───── Materials provided

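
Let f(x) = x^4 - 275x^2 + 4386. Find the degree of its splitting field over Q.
[K : Q] = 4

Solving the quadratic in x^2: x^2 = (275 ± √(275^2 - 4·4386))/2 = (275 ± √58081)/2 = (275 ± 241)/2, giving x^2 = 258 or x^2 = 17. So f(x) = (x^2 - 258)(x^2 - 17) and the roots of f are ±√258, ±√17. Hence the splitting field is K = Q(√258, √17). Since 258 and 17 are distinct squarefree integers > 1, their product 4386 is not a perfect square, so √17 ∉ Q(√258). By the tower law [K:Q] = [Q(√258,√17):Q(√258)] · [Q(√258):Q] = 2 · 2 = 4.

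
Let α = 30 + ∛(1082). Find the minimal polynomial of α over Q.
m_α(x) = x^3 - 90x^2 + 2700x - 28082

Set β = α - 30 = ∛(1082), so β^3 = 1082. Then (α - 30)^3 - 1082 = 0, i.e. α is a root of g(x) = (x - 30)^3 - 1082 = x^3 - 90x^2 + 2700x - 28082. Since g(x) = h(x - 30) where h(x) = x^3 - 1082, and h is irreducible over Q (because 1082 is not a perfect cube, so h has no rational root, and a monic cubic with no rational root is irreducible), g is also irreducible (irreducibility is preserved under the substitution x → x - 30). Hence m_α(x) = x^3 - 90x^2 + 2700x - 28082.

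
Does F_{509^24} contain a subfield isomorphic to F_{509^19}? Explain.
No: F_{509^19} is not a subfield of F_{509^24}

F_{p^m} embeds in F_{p^n} iff m | n. Here 19 ∤ 24 (since 24 = 1·19 + 5 with remainder 5 ≠ 0), so F_{509^19} is not a subfield of F_{509^24}. Equivalently: if it were, the tower law would give 19 = [F_{509^19}:F_509] dividing [F_{509^24}:F_509] = 24, contradiction.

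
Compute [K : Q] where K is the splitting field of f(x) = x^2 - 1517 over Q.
[K : Q] = 2

f(x) = x^2 - 1517 factors as (x - √1517)(x + √1517). The splitting field is K = Q(√1517). Since 1517 is squarefree and > 1, it is not a perfect square, so x^2 - 1517 is irreducible over Q and [Q(√1517) : Q] = 2. Hence [K : Q] = 2.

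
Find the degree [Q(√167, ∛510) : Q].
[Q(√167, ∛510) : Q] = 6

Let L = Q(√167, ∛510). Since Q(√167) ⊂ L and [Q(√167):Q] = 2, the tower law gives 2 | [L:Q]. Likewise Q(∛510) ⊂ L with [Q(∛510):Q] = 3 (because 510 is not a perfect cube), so 3 | [L:Q]. As gcd(2,3) = 1, [L:Q] is divisible by 6. Conversely L is generated over Q by √167 and ∛510, so [L:Q] ≤ 2·3 = 6. Therefore [Q(√167, ∛510) : Q] = 6.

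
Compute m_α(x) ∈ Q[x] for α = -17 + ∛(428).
m_α(x) = x^3 + 51x^2 + 867x + 4485

Set β = α + 17 = ∛(428), so β^3 = 428. Then (α + 17)^3 - 428 = 0, i.e. α is a root of g(x) = (x + 17)^3 - 428 = x^3 + 51x^2 + 867x + 4485. Since g(x) = h(x + 17) where h(x) = x^3 - 428, and h is irreducible over Q (because 428 is not a perfect cube, so h has no rational root, and a monic cubic with no rational root is irreducible), g is also irreducible (irreducibility is preserved under the substitution x → x + 17). Hence m_α(x) = x^3 + 51x^2 + 867x + 4485.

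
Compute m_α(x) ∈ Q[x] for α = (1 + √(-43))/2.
m_α(x) = x^2 - x + 11

From 2α - 1 = √(-43), squaring gives (2α - 1)^2 = -43, i.e. 4α^2 - 4α + 1 = -43, so α^2 - α + (1 + 43)/4 = 0. Since -43 ≡ 1 (mod 4), (1 + 43)/4 = 11 ∈ Z. The polynomial x^2 - x + 11 has discriminant 1 - 4·(11) = -43, which is not a perfect square in Q (d = -43 is squarefree and ≠ 1), so x^2 - x + 11 is irreducible over Q. It is the minimal polynomial of α.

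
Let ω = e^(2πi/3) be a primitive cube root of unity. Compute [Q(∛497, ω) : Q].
[Q(∛497, ω) : Q] = 6

[Q(∛497):Q] = 3 (min poly x^3 - 497, irreducible since 497 is not a perfect cube). [Q(ω):Q] = 2 (min poly x^2 + x + 1). Since Q(∛497) ⊂ R and ω ∉ R, we have ω ∉ Q(∛497), so x^2 + x + 1 remains irreducible over Q(∛497) and [Q(∛497, ω) : Q(∛497)] = 2. By the tower law, [Q(∛497, ω) : Q] = 3 · 2 = 6. (In fact Q(∛497, ω) is the splitting field of x^3 - 497 over Q.)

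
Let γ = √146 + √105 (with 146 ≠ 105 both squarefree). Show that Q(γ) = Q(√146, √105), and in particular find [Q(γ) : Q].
[Q(γ) : Q] = 4 (equivalently, Q(γ) = Q(√146, √105))

Obviously Q(γ) ⊆ Q(√146, √105), and [Q(√146, √105):Q] = 4 (since 146, 105 are distinct squarefree integers > 1 with 15330 not a perfect square). To show equality we compute the minimal polynomial of γ. From γ = √146 + √105: γ^2 = 146 + 2√(15330) + 105 = 251 + 2√(15330), so γ^2 - 251 = 2√(15330); squaring, (γ^2 - 251)^2 = 4·15330, i.e. γ^4 - 502γ^2 + 63001 - 61320 = 0, i.e. γ^4 - 502γ^2 + 1681 = 0. So γ is a root of x^4 - 502x^2 + 1681. This polynomial is irreducible over Q: it has no rational root (each ±√146 ± √105 is irrational), and any factorization into two quadratics over Q would force √(15330) ∈ Q (pairing opposite roots) or √146, √105 ∈ Q (other pairings), all impossible. Hence [Q(γ):Q] = 4 = [Q(√146, √105):Q], so Q(γ) = Q(√146, √105).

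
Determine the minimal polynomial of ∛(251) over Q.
m_α(x) = x^3 - 251

α satisfies α^3 = 251, so x^3 - 251 annihilates α. By the rational root test, a rational root p/q (in lowest terms) of x^3 - 251 would satisfy p^3 = 251 q^3, forcing q = 1 and p^3 = 251; but 251 is not a perfect cube, contradiction. A monic cubic over Q with no rational root is irreducible (any nontrivial factorization would include a linear factor). Hence x^3 - 251 is the minimal polynomial of α, and in particular [Q(α):Q] = 3.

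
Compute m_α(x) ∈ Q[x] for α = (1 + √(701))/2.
m_α(x) = x^2 - x - 175

From 2α - 1 = √(701), squaring gives (2α - 1)^2 = 701, i.e. 4α^2 - 4α + 1 = 701, so α^2 - α + (1 - 701)/4 = 0. Since 701 ≡ 1 (mod 4), (1 - 701)/4 = -175 ∈ Z. The polynomial x^2 - x - 175 has discriminant 1 - 4·(-175) = 701, which is not a perfect square in Q (d = 701 is squarefree and ≠ 1), so x^2 - x - 175 is irreducible over Q. It is the minimal polynomial of α.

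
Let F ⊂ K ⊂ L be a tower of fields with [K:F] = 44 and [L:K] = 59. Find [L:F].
[L:F] = 2596

The tower law says that for any tower of field extensions F ⊂ K ⊂ L with finite degrees, [L:F] = [L:K] · [K:F]. Here this gives [L:F] = 59 · 44 = 2596.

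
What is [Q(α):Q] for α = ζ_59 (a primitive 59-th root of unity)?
[Q(α):Q] = 58

The minimal polynomial of ζ_59 over Q is the 59-th cyclotomic polynomial Φ_59(x), which is irreducible over Q and has degree φ(59) = 58. Hence [Q(α):Q] = φ(59) = 58.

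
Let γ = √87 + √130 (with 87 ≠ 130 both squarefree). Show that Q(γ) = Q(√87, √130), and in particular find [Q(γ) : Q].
[Q(γ) : Q] = 4 (equivalently, Q(γ) = Q(√87, √130))

Obviously Q(γ) ⊆ Q(√87, √130), and [Q(√87, √130):Q] = 4 (since 87, 130 are distinct squarefree integers > 1 with 11310 not a perfect square). To show equality we compute the minimal polynomial of γ. From γ = √87 + √130: γ^2 = 87 + 2√(11310) + 130 = 217 + 2√(11310), so γ^2 - 217 = 2√(11310); squaring, (γ^2 - 217)^2 = 4·11310, i.e. γ^4 - 434γ^2 + 47089 - 45240 = 0, i.e. γ^4 - 434γ^2 + 1849 = 0. So γ is a root of x^4 - 434x^2 + 1849. This polynomial is irreducible over Q: it has no rational root (each ±√87 ± √130 is irrational), and any factorization into two quadratics over Q would force √(11310) ∈ Q (pairing opposite roots) or √87, √130 ∈ Q (other pairings), all impossible. Hence [Q(γ):Q] = 4 = [Q(√87, √130):Q], so Q(γ) = Q(√87, √130).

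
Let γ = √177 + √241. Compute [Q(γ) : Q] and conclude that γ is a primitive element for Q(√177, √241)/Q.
[Q(γ) : Q] = 4 (equivalently, Q(γ) = Q(√177, √241))

Obviously Q(γ) ⊆ Q(√177, √241), and [Q(√177, √241):Q] = 4 (since 177, 241 are distinct squarefree integers > 1 with 42657 not a perfect square). To show equality we compute the minimal polynomial of γ. From γ = √177 + √241: γ^2 = 177 + 2√(42657) + 241 = 418 + 2√(42657), so γ^2 - 418 = 2√(42657); squaring, (γ^2 - 418)^2 = 4·42657, i.e. γ^4 - 836γ^2 + 174724 - 170628 = 0, i.e. γ^4 - 836γ^2 + 4096 = 0. So γ is a root of x^4 - 836x^2 + 4096. This polynomial is irreducible over Q: it has no rational root (each ±√177 ± √241 is irrational), and any factorization into two quadratics over Q would force √(42657) ∈ Q (pairing opposite roots) or √177, √241 ∈ Q (other pairings), all impossible. Hence [Q(γ):Q] = 4 = [Q(√177, √241):Q], so Q(γ) = Q(√177, √241).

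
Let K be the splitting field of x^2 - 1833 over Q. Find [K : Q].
[K : Q] = 2

f(x) = x^2 - 1833 factors as (x - √1833)(x + √1833). The splitting field is K = Q(√1833). Since 1833 is squarefree and > 1, it is not a perfect square, so x^2 - 1833 is irreducible over Q and [Q(√1833) : Q] = 2. Hence [K : Q] = 2.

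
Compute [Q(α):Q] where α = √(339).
[Q(α):Q] = 2

[Q(α):Q] equals the degree of the minimal polynomial of α. Here α^2 = 339 and x^2 - 339 is irreducible (d = 339 is squarefree, ≠ 1, hence not a square), so deg(m_α) = 2. Thus [Q(α):Q] = 2.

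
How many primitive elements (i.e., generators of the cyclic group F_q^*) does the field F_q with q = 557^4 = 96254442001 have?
There are φ(96254442000) = 22892544000 primitive elements

F_q^* is cyclic of order q - 1 = 96254442000. A cyclic group of order m has exactly φ(m) generators. Here m = 96254442000 = 2^4 · 3^2 · 5^3 · 17 · 31 · 73 · 139, so the number of primitive elements is φ(96254442000) = 22892544000.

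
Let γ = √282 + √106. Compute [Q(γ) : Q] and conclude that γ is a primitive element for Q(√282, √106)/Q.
[Q(γ) : Q] = 4 (equivalently, Q(γ) = Q(√282, √106))

Obviously Q(γ) ⊆ Q(√282, √106), and [Q(√282, √106):Q] = 4 (since 282, 106 are distinct squarefree integers > 1 with 29892 not a perfect square). To show equality we compute the minimal polynomial of γ. From γ = √282 + √106: γ^2 = 282 + 2√(29892) + 106 = 388 + 2√(29892), so γ^2 - 388 = 2√(29892); squaring, (γ^2 - 388)^2 = 4·29892, i.e. γ^4 - 776γ^2 + 150544 - 119568 = 0, i.e. γ^4 - 776γ^2 + 30976 = 0. So γ is a root of x^4 - 776x^2 + 30976. This polynomial is irreducible over Q: it has no rational root (each ±√282 ± √106 is irrational), and any factorization into two quadratics over Q would force √(29892) ∈ Q (pairing opposite roots) or √282, √106 ∈ Q (other pairings), all impossible. Hence [Q(γ):Q] = 4 = [Q(√282, √106):Q], so Q(γ) = Q(√282, √106).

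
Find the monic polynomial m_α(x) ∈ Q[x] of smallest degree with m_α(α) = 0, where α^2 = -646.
m_α(x) = x^2 + 646

α satisfies α^2 + 646 = 0, so x^2 + 646 annihilates α. Since d = -646 is squarefree and ≠ 1, it is not a perfect square in Q, so x^2 + 646 has no rational root and is therefore irreducible over Q (a degree-2 polynomial over a field is irreducible iff it has no root). Hence m_α(x) = x^2 + 646.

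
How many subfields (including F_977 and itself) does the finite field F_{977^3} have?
F_{977^3} has 2 subfields

The subfields of F_{p^n} are exactly the fields F_{p^d} for d | n (each is the fixed field of the unique index-d subgroup of Gal(F_{p^n}/F_p) ≅ Z/nZ). The divisors of n = 3 are {1, 3}, giving 2 subfields: F_{977^1}, F_{977^3}.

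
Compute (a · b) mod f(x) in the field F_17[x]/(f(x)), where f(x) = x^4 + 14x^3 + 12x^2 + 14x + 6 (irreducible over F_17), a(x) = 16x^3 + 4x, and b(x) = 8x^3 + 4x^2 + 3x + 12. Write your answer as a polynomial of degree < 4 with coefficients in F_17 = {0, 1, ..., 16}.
a · b ≡ 14x^3 + 11x^2 + 16x + 9 (mod f(x))

Multiply in F_17[x]: a(x)·b(x) = (16x^3 + 4x)·(8x^3 + 4x^2 + 3x + 12) = 9x^6 + 13x^5 + 12x^4 + 4x^3 + 12x^2 + 14x. This has degree ≥ 4, so divide by f(x) over F_17: 9x^6 + 13x^5 + 12x^4 + 4x^3 + 12x^2 + 14x = (9x^2 + 6x + 7)·(x^4 + 14x^3 + 12x^2 + 14x + 6) + (14x^3 + 11x^2 + 16x + 9). Hence a·b ≡ 14x^3 + 11x^2 + 16x + 9 (mod f). (F_17[x]/(f) is a field with 17^4 = 83521 elements since f is irreducible of degree 4.)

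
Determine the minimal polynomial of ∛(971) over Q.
m_α(x) = x^3 - 971

α satisfies α^3 = 971, so x^3 - 971 annihilates α. By the rational root test, a rational root p/q (in lowest terms) of x^3 - 971 would satisfy p^3 = 971 q^3, forcing q = 1 and p^3 = 971; but 971 is not a perfect cube, contradiction. A monic cubic over Q with no rational root is irreducible (any nontrivial factorization would include a linear factor). Hence x^3 - 971 is the minimal polynomial of α, and in particular [Q(α):Q] = 3.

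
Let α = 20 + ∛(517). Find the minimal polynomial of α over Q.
m_α(x) = x^3 - 60x^2 + 1200x - 8517

Set β = α - 20 = ∛(517), so β^3 = 517. Then (α - 20)^3 - 517 = 0, i.e. α is a root of g(x) = (x - 20)^3 - 517 = x^3 - 60x^2 + 1200x - 8517. Since g(x) = h(x - 20) where h(x) = x^3 - 517, and h is irreducible over Q (because 517 is not a perfect cube, so h has no rational root, and a monic cubic with no rational root is irreducible), g is also irreducible (irreducibility is preserved under the substitution x → x - 20). Hence m_α(x) = x^3 - 60x^2 + 1200x - 8517.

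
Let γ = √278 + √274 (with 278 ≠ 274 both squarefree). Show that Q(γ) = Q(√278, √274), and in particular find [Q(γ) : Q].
[Q(γ) : Q] = 4 (equivalently, Q(γ) = Q(√278, √274))

Obviously Q(γ) ⊆ Q(√278, √274), and [Q(√278, √274):Q] = 4 (since 278, 274 are distinct squarefree integers > 1 with 76172 not a perfect square). To show equality we compute the minimal polynomial of γ. From γ = √278 + √274: γ^2 = 278 + 2√(76172) + 274 = 552 + 2√(76172), so γ^2 - 552 = 2√(76172); squaring, (γ^2 - 552)^2 = 4·76172, i.e. γ^4 - 1104γ^2 + 304704 - 304688 = 0, i.e. γ^4 - 1104γ^2 + 16 = 0. So γ is a root of x^4 - 1104x^2 + 16. This polynomial is irreducible over Q: it has no rational root (each ±√278 ± √274 is irrational), and any factorization into two quadratics over Q would force √(76172) ∈ Q (pairing opposite roots) or √278, √274 ∈ Q (other pairings), all impossible. Hence [Q(γ):Q] = 4 = [Q(√278, √274):Q], so Q(γ) = Q(√278, √274).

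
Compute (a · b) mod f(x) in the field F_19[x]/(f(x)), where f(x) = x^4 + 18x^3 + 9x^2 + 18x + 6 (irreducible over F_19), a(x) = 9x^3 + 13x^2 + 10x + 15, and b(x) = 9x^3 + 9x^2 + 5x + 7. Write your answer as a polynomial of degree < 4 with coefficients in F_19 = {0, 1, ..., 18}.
a · b ≡ 5x^3 + 8x^2 + 2x + 1 (mod f(x))

Multiply in F_19[x]: a(x)·b(x) = (9x^3 + 13x^2 + 10x + 15)·(9x^3 + 9x^2 + 5x + 7) = 5x^6 + 8x^5 + 5x^4 + 11x^3 + 10x^2 + 12x + 10. This has degree ≥ 4, so divide by f(x) over F_19: 5x^6 + 8x^5 + 5x^4 + 11x^3 + 10x^2 + 12x + 10 = (5x^2 + 13x + 11)·(x^4 + 18x^3 + 9x^2 + 18x + 6) + (5x^3 + 8x^2 + 2x + 1). Hence a·b ≡ 5x^3 + 8x^2 + 2x + 1 (mod f). (F_19[x]/(f) is a field with 19^4 = 130321 elements since f is irreducible of degree 4.)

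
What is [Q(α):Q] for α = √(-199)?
[Q(α):Q] = 2

[Q(α):Q] equals the degree of the minimal polynomial of α. Here α^2 = -199 and x^2 + 199 is irreducible (d = -199 is squarefree, ≠ 1, hence not a square), so deg(m_α) = 2. Thus [Q(α):Q] = 2.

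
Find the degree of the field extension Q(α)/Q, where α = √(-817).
[Q(α):Q] = 2

[Q(α):Q] equals the degree of the minimal polynomial of α. Here α^2 = -817 and x^2 + 817 is irreducible (d = -817 is squarefree, ≠ 1, hence not a square), so deg(m_α) = 2. Thus [Q(α):Q] = 2.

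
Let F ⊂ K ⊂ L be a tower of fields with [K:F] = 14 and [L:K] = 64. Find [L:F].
[L:F] = 896

The tower law says that for any tower of field extensions F ⊂ K ⊂ L with finite degrees, [L:F] = [L:K] · [K:F]. Here this gives [L:F] = 64 · 14 = 896.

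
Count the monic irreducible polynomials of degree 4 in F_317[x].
There are 2524484658 monic irreducible polynomials of degree 4 over F_317

Each element of F_{317^4} that lies in no proper subfield is a root of exactly one monic irreducible of degree 4 over F_317, and each such polynomial has 4 distinct roots in F_{317^4}. By Möbius inversion the count is N_317(4) = (1/4) Σ_{d|4} μ(4/d) · 317^d = (1/4)(μ(4)·317^1 + μ(2)·317^2 + μ(1)·317^4) = 10097938632/4 = 2524484658.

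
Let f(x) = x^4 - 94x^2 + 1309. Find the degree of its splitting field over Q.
[K : Q] = 4

Solving the quadratic in x^2: x^2 = (94 ± √(94^2 - 4·1309))/2 = (94 ± √3600)/2 = (94 ± 60)/2, giving x^2 = 77 or x^2 = 17. So f(x) = (x^2 - 77)(x^2 - 17) and the roots of f are ±√77, ±√17. Hence the splitting field is K = Q(√77, √17). Since 77 and 17 are distinct squarefree integers > 1, their product 1309 is not a perfect square, so √17 ∉ Q(√77). By the tower law [K:Q] = [Q(√77,√17):Q(√77)] · [Q(√77):Q] = 2 · 2 = 4.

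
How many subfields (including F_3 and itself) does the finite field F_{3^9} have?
F_{3^9} has 3 subfields

The subfields of F_{p^n} are exactly the fields F_{p^d} for d | n (each is the fixed field of the unique index-d subgroup of Gal(F_{p^n}/F_p) ≅ Z/nZ). The divisors of n = 9 are {1, 3, 9}, giving 3 subfields: F_{3^1}, F_{3^3}, F_{3^9}.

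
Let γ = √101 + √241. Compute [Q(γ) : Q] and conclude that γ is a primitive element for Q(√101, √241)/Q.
[Q(γ) : Q] = 4 (equivalently, Q(γ) = Q(√101, √241))

Obviously Q(γ) ⊆ Q(√101, √241), and [Q(√101, √241):Q] = 4 (since 101, 241 are distinct squarefree integers > 1 with 24341 not a perfect square). To show equality we compute the minimal polynomial of γ. From γ = √101 + √241: γ^2 = 101 + 2√(24341) + 241 = 342 + 2√(24341), so γ^2 - 342 = 2√(24341); squaring, (γ^2 - 342)^2 = 4·24341, i.e. γ^4 - 684γ^2 + 116964 - 97364 = 0, i.e. γ^4 - 684γ^2 + 19600 = 0. So γ is a root of x^4 - 684x^2 + 19600. This polynomial is irreducible over Q: it has no rational root (each ±√101 ± √241 is irrational), and any factorization into two quadratics over Q would force √(24341) ∈ Q (pairing opposite roots) or √101, √241 ∈ Q (other pairings), all impossible. Hence [Q(γ):Q] = 4 = [Q(√101, √241):Q], so Q(γ) = Q(√101, √241).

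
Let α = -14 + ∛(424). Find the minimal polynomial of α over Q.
m_α(x) = x^3 + 42x^2 + 588x + 2320

Set β = α + 14 = ∛(424), so β^3 = 424. Then (α + 14)^3 - 424 = 0, i.e. α is a root of g(x) = (x + 14)^3 - 424 = x^3 + 42x^2 + 588x + 2320. Since g(x) = h(x + 14) where h(x) = x^3 - 424, and h is irreducible over Q (because 424 is not a perfect cube, so h has no rational root, and a monic cubic with no rational root is irreducible), g is also irreducible (irreducibility is preserved under the substitution x → x + 14). Hence m_α(x) = x^3 + 42x^2 + 588x + 2320.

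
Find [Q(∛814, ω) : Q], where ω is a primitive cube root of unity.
[Q(∛814, ω) : Q] = 6

[Q(∛814):Q] = 3 (min poly x^3 - 814, irreducible since 814 is not a perfect cube). [Q(ω):Q] = 2 (min poly x^2 + x + 1). Since Q(∛814) ⊂ R and ω ∉ R, we have ω ∉ Q(∛814), so x^2 + x + 1 remains irreducible over Q(∛814) and [Q(∛814, ω) : Q(∛814)] = 2. By the tower law, [Q(∛814, ω) : Q] = 3 · 2 = 6. (In fact Q(∛814, ω) is the splitting field of x^3 - 814 over Q.)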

──────────

▶ Directions for this task: Would you please reproduce every line from the one containing "Find [Q(∛814, ω)" through the final line of the listing, and only those lines?

▶ Task solution:
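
Find [Q(∛814, ω) : Q], where ω is a primitive cube root of unity.
[Q(∛814, ω) : Q] = 6

[Q(∛814):Q] = 3 (min poly x^3 - 814, irreducible since 814 is not a perfect cube). [Q(ω):Q] = 2 (min poly x^2 + x + 1). Since Q(∛814) ⊂ R and ω ∉ R, we have ω ∉ Q(∛814), so x^2 + x + 1 remains irreducible over Q(∛814) and [Q(∛814, ω) : Q(∛814)] = 2. By the tower law, [Q(∛814, ω) : Q] = 3 · 2 = 6. (In fact Q(∛814, ω) is the splitting field of x^3 - 814 over Q.)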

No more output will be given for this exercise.